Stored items
▶
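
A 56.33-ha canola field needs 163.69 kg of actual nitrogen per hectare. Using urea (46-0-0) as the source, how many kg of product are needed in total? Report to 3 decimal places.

20044.908 kg

Product per hectare = 163.69 / 46% = 355.848 kg.
Total product = 355.848 × 56.33 = 20044.90804 kg.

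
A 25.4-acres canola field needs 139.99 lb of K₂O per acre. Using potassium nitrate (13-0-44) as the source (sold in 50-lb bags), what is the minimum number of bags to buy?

162 bags

Product per acre = 139.99 / 44% = 318.159 lb.
Total product = 318.159 × 25.4 = 8081.24 lb.
Bags = ⌈8081.24 / 50⌉ = 162.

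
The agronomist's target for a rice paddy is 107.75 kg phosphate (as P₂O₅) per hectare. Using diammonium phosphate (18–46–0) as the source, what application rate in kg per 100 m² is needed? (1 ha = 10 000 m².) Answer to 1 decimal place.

Product per hectare = 107.75 / 46% = 234.239 kg.
Convert to per 100 m²: 234.239 × 0.01 = 2.34239 kg.

2.3 kg of product per hundred sq m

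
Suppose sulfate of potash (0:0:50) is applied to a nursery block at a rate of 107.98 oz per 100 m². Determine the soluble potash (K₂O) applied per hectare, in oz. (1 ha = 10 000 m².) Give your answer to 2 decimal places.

K₂O per 100 m² = 107.98 × 50% = 53.99 oz.
Convert to per hectare: 53.99 × 100 = 5399 oz.

5399.00 oz K₂O per hectare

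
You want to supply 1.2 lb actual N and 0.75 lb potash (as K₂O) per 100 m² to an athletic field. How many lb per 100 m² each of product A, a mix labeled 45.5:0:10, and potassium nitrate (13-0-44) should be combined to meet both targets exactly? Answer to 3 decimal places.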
◀
## INSTRUCTIONS FOR THE TASK
Repeat the records above exactly.

## RESPONSE TO THE EXERCISE
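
A 56.33-ha canola field needs 163.69 kg of actual nitrogen per hectare. Using urea (46-0-0) as the source, how many kg of product are needed in total? Report to 3 decimal places.

20044.908 kg

Product per hectare = 163.69 / 46% = 355.848 kg.
Total product = 355.848 × 56.33 = 20044.90804 kg.

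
A 25.4-acres canola field needs 139.99 lb of K₂O per acre. Using potassium nitrate (13-0-44) as the source (sold in 50-lb bags), what is the minimum number of bags to buy?

162 bags

Product per acre = 139.99 / 44% = 318.159 lb.
Total product = 318.159 × 25.4 = 8081.24 lb.
Bags = ⌈8081.24 / 50⌉ = 162.

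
The agronomist's target for a rice paddy is 107.75 kg phosphate (as P₂O₅) per hectare. Using diammonium phosphate (18–46–0) as the source, what application rate in kg per 100 m² is needed? (1 ha = 10 000 m².) Answer to 1 decimal place.

Product per hectare = 107.75 / 46% = 234.239 kg.
Convert to per 100 m²: 234.239 × 0.01 = 2.34239 kg.

2.3 kg of product per hundred sq m

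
Suppose sulfate of potash (0:0:50) is applied to a nursery block at a rate of 107.98 oz per 100 m². Determine the soluble potash (K₂O) applied per hectare, in oz. (1 ha = 10 000 m².) Give your answer to 2 decimal places.

K₂O per 100 m² = 107.98 × 50% = 53.99 oz.
Convert to per hectare: 53.99 × 100 = 5399 oz.

5399.00 oz K₂O per hectare

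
You want to supply 1.2 lb actual N and 0.75 lb potash (as K₂O) per 100 m² to an athletic field. How many lb per 100 m² each of product A, a mix labeled 45.5:0:10, and potassium nitrate (13-0-44) should be combined to meet both targets exactly? Answer to 3 decimal places.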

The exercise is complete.